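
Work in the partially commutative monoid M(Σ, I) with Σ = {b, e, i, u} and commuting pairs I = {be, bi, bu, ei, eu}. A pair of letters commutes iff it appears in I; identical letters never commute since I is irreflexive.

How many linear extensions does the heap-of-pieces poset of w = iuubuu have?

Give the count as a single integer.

0(i) covers ∅
1(u) covers 0:i
2(u) covers 1:u
3(b) covers ∅
4(u) covers 2:u
5(u) covers 4:u
floor of heap: 0:i, 3:b
completions by unplaced set U, small U first (add the entries for U minus each lowest piece of U):
  |U|=1: {3}:1  {5}:1
  |U|=2: {3,5}:2  {4,5}:1
  |U|=3: {2,4,5}:1  {3,4,5}:3
  |U|=4: {1,2,4,5}:1  {2,3,4,5}:4
  start at 0(i): 5
  start at 3(b): 1
sum over floor = 6

6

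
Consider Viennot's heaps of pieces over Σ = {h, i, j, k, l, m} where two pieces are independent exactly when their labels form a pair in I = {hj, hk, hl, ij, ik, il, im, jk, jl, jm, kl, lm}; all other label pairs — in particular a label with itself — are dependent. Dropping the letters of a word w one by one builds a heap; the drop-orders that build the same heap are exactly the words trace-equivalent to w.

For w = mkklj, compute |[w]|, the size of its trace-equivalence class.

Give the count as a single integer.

#0=m has no predecessor
#1=k depends on [0:m]
#2=k depends on [1:k]
#3=l has no predecessor
#4=j has no predecessor
sources: [0:m, 3:l, 4:j]
N(rest) = Σ N(rest − s) over sources s of rest; N(one piece) = 1:
  size 1 → [2]=1  [3]=1  [4]=1
  size 2 → [1,2]=1  [2,3]=2  [2,4]=2  [3,4]=2
  size 3 → [0,1,2]=1  [1,2,3]=3  [1,2,4]=3  [2,3,4]=6
  first=0(m) contributes 12
  first=3(l) contributes 4
  first=4(j) contributes 4
|[w]| = 20

20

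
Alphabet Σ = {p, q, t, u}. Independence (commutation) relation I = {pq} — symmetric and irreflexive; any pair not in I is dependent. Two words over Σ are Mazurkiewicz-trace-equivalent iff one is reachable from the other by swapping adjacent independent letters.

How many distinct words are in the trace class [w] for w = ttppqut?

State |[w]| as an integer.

0(t) covers ∅
1(t) covers 0:t
2(p) covers 1:t
3(p) covers 2:p
4(q) covers 1:t
5(u) covers 3:p, 4:q
6(t) covers 5:u
floor of heap: 0:t
completions by unplaced set U, small U first (add the entries for U minus each lowest piece of U):
  |U|=1: {6}:1
  |U|=2: {5,6}:1
  |U|=3: {3,5,6}:1  {4,5,6}:1
  |U|=4: {2,3,5,6}:1  {3,4,5,6}:2
  |U|=5: {2,3,4,5,6}:3
  start at 0(t): 3

3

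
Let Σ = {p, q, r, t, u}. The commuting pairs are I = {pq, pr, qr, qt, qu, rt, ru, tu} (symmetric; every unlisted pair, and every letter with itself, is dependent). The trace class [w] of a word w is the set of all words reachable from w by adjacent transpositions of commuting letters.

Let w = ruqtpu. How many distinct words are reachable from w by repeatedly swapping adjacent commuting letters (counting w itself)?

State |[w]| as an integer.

piece 0:r — minimal
piece 1:u — minimal
piece 2:q — minimal
piece 3:t — minimal
piece 4:p rests on {1:u, 3:t}
piece 5:u rests on {4:p}
minimal pieces: {0:r, 1:u, 2:q, 3:t}
ways to finish when only these pieces remain (= sum over removing one remaining piece with nothing left below it):
  1 left: {0}→1  {2}→1  {5}→1
  2 left: {0,2}→2  {0,5}→2  {2,5}→2  {4,5}→1
  3 left: {0,2,5}→6  {0,4,5}→3  {1,4,5}→1  {2,4,5}→3  {3,4,5}→1
  4 left: {0,1,4,5}→4  {0,2,4,5}→12  {0,3,4,5}→4  {1,2,4,5}→4  {1,3,4,5}→2  {2,3,4,5}→4
  placing 0:r first → 10 extensions
  placing 1:u first → 20 extensions
  placing 2:q first → 10 extensions
  placing 3:t first → 20 extensions
total linear extensions = 60

60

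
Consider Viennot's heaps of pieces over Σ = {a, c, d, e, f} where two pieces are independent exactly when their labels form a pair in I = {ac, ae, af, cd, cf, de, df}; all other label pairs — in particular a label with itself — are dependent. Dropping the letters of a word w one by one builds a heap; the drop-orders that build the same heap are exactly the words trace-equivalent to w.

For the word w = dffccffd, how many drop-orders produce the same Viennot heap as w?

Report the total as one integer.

#0=d has no predecessor
#1=f has no predecessor
#2=f depends on [1:f]
#3=c has no predecessor
#4=c depends on [3:c]
#5=f depends on [2:f]
#6=f depends on [5:f]
#7=d depends on [0:d]
sources: [0:d, 1:f, 3:c]
N(rest) = Σ N(rest − s) over sources s of rest; N(one piece) = 1:
  size 1 → [4]=1  [6]=1  [7]=1
  size 2 → [0,7]=1  [3,4]=1  [4,6]=2  [4,7]=2  [5,6]=1  [6,7]=2
  size 3 → [0,4,7]=3  [0,6,7]=3  [2,5,6]=1  [3,4,6]=3  [3,4,7]=3  [4,5,6]=3  [4,6,7]=6  [5,6,7]=3
  size 4 → [0,3,4,7]=6  [0,4,6,7]=12  [0,5,6,7]=6  [1,2,5,6]=1  [2,4,5,6]=4  [2,5,6,7]=4  [3,4,5,6]=6  [3,4,6,7]=12  [4,5,6,7]=12
  size 5 → [0,2,5,6,7]=10  [0,3,4,6,7]=30  [0,4,5,6,7]=30  [1,2,4,5,6]=5  [1,2,5,6,7]=5  [2,3,4,5,6]=10  [2,4,5,6,7]=20  [3,4,5,6,7]=30
  size 6 → [0,1,2,5,6,7]=15  [0,2,4,5,6,7]=60  [0,3,4,5,6,7]=90  [1,2,3,4,5,6]=15  [1,2,4,5,6,7]=30  [2,3,4,5,6,7]=60
  first=0(d) contributes 105
  first=1(f) contributes 210
  first=3(c) contributes 105
|[w]| = 420

420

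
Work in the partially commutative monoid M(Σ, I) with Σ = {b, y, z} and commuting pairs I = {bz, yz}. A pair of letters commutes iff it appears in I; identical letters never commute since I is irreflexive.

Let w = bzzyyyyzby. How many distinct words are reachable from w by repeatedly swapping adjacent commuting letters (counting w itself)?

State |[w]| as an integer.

120

drop 0:b onto floor
drop 1:z onto floor
drop 2:z onto {1:z}
drop 3:y onto {0:b}
drop 4:y onto {3:y}
drop 5:y onto {4:y}
drop 6:y onto {5:y}
drop 7:z onto {2:z}
drop 8:b onto {6:y}
drop 9:y onto {8:b}
ground layer = {0:b, 1:z}
drop-orders for the pieces not yet dropped (sum over which currently-grounded one goes next):
  1 to go: {7} 1  {9} 1
  2 to go: {2,7} 1  {7,9} 2  {8,9} 1
  3 to go: {1,2,7} 1  {2,7,9} 3  {6,8,9} 1  {7,8,9} 3
  4 to go: {1,2,7,9} 4  {2,7,8,9} 6  {5,6,8,9} 1  {6,7,8,9} 4
  5 to go: {1,2,7,8,9} 10  {2,6,7,8,9} 10  {4,5,6,8,9} 1  {5,6,7,8,9} 5
  6 to go: {1,2,6,7,8,9} 20  {2,5,6,7,8,9} 15  {3,4,5,6,8,9} 1  {4,5,6,7,8,9} 6
  7 to go: {0,3,4,5,6,8,9} 1  {1,2,5,6,7,8,9} 35  {2,4,5,6,7,8,9} 21  {3,4,5,6,7,8,9} 7
  8 to go: {0,3,4,5,6,7,8,9} 8  {1,2,4,5,6,7,8,9} 56  {2,3,4,5,6,7,8,9} 28
  if 0:b drops first: 84 orders
  if 1:z drops first: 36 orders
heap linearizations: 120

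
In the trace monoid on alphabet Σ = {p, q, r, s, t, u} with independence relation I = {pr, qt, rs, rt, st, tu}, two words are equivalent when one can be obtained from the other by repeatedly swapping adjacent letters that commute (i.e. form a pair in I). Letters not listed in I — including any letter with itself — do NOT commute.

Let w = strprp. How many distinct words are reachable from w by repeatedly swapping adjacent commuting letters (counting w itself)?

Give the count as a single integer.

30

#0=s has no predecessor
#1=t has no predecessor
#2=r has no predecessor
#3=p depends on [0:s, 1:t]
#4=r depends on [2:r]
#5=p depends on [3:p]
sources: [0:s, 1:t, 2:r]
N(rest) = Σ N(rest − s) over sources s of rest; N(one piece) = 1:
  size 1 → [4]=1  [5]=1
  size 2 → [2,4]=1  [3,5]=1  [4,5]=2
  size 3 → [0,3,5]=1  [1,3,5]=1  [2,4,5]=3  [3,4,5]=3
  size 4 → [0,1,3,5]=2  [0,3,4,5]=4  [1,3,4,5]=4  [2,3,4,5]=6
  first=0(s) contributes 10
  first=1(t) contributes 10
  first=2(r) contributes 10
|[w]| = 30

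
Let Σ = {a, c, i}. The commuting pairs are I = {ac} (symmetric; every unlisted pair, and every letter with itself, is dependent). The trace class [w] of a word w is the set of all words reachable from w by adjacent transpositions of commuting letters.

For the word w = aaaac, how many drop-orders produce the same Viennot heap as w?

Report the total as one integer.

5

piece 0:a — minimal
piece 1:a rests on {0:a}
piece 2:a rests on {1:a}
piece 3:a rests on {2:a}
piece 4:c — minimal
minimal pieces: {0:a, 4:c}
ways to finish when only these pieces remain (= sum over removing one remaining piece with nothing left below it):
  1 left: {3}→1  {4}→1
  2 left: {2,3}→1  {3,4}→2
  3 left: {1,2,3}→1  {2,3,4}→3
  placing 0:a first → 4 extensions
  placing 4:c first → 1 extensions
total linear extensions = 5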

★ ★ ★

When you reach the line that contains "How many linear", stop; output it and every line before it from the start of the data, exactly as written.

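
Work in the partially commutative monoid M(Σ, I) with Σ = {b, e, i, u} and commuting pairs I = {be, bi, bu, ei, eu}. A pair of letters commutes iff it appears in I; identical letters never commute since I is irreflexive.

How many linear extensions does the heap-of-pieces poset of w = iuubuu have?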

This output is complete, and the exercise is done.